● EXERCISE: Scan the records for the string "value"; copy each line where it occurs.

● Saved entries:
....................

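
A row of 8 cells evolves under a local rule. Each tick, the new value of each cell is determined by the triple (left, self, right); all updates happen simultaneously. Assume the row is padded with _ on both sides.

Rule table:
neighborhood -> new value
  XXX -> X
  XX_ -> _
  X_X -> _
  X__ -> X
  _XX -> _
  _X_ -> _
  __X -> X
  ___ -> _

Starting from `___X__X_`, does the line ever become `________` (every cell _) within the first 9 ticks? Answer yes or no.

no

__X_XX_X
_X______
X_X_____
___X____
__X_X___
_X___X__
X_X_X_X_
_______X
______X_
tick 9 is ______X_, still not uniform _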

....................

● REPLY:
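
A row of 8 cells evolves under a local rule. Each tick, the new value of each cell is determined by the triple (left, self, right); all updates happen simultaneously. Assume the row is padded with _ on both sides.
neighborhood -> new value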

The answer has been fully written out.